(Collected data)
◆ ◆ ◆ ◆
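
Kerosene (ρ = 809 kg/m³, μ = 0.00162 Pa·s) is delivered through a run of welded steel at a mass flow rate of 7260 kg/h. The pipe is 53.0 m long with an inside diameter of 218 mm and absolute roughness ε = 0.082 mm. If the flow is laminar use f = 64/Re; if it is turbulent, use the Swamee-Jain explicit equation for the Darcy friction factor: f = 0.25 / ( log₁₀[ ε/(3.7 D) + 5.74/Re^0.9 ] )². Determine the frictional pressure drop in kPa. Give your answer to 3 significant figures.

ṁ = 7260 kg/h = 7260/3600 = 2.017 kg/s.
A = πD²/4 = π(0.218)²/4 = 0.03733 m²; mean velocity V = ṁ/(ρA) = 2.017/(809 · 0.03733) = 0.06679 m/s.
Reynolds number Re = ρVD/μ = 809 · 0.06679 · 0.218 / 0.00162 = 7271.
Re > 4000 → turbulent. Relative roughness ε/D = 8.2e-05/0.218 = 0.000376. Swamee-Jain: f = 0.25/(log₁₀[0.000376/3.7 + 5.74/7271^0.9])² = 0.25/(log₁₀[0.000102 + 0.00192])² = 0.25/(-2.694)² = 0.03444.
Darcy-Weisbach: ΔP = f(L/D)(ρV²/2) = 0.03444·(53/0.218)·(809·0.06679²/2) = 0.03444·243.1·1.804 = 15.11 Pa.
ΔP = 15.11 Pa = 0.0151 kPa.

ΔP ≈ 0.0151 kPa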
◆ ◆ ◆ ◆
## WHAT YOU SHOULD DO
Once you have read the entries, repeat them all exactly.

## TASK RESULT
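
Kerosene (ρ = 809 kg/m³, μ = 0.00162 Pa·s) is delivered through a run of welded steel at a mass flow rate of 7260 kg/h. The pipe is 53.0 m long with an inside diameter of 218 mm and absolute roughness ε = 0.082 mm. If the flow is laminar use f = 64/Re; if it is turbulent, use the Swamee-Jain explicit equation for the Darcy friction factor: f = 0.25 / ( log₁₀[ ε/(3.7 D) + 5.74/Re^0.9 ] )². Determine the frictional pressure drop in kPa. Give your answer to 3 significant figures.

ṁ = 7260 kg/h = 7260/3600 = 2.017 kg/s.
A = πD²/4 = π(0.218)²/4 = 0.03733 m²; mean velocity V = ṁ/(ρA) = 2.017/(809 · 0.03733) = 0.06679 m/s.
Reynolds number Re = ρVD/μ = 809 · 0.06679 · 0.218 / 0.00162 = 7271.
Re > 4000 → turbulent. Relative roughness ε/D = 8.2e-05/0.218 = 0.000376. Swamee-Jain: f = 0.25/(log₁₀[0.000376/3.7 + 5.74/7271^0.9])² = 0.25/(log₁₀[0.000102 + 0.00192])² = 0.25/(-2.694)² = 0.03444.
Darcy-Weisbach: ΔP = f(L/D)(ρV²/2) = 0.03444·(53/0.218)·(809·0.06679²/2) = 0.03444·243.1·1.804 = 15.11 Pa.
ΔP = 15.11 Pa = 0.0151 kPa.

ΔP ≈ 0.0151 kPa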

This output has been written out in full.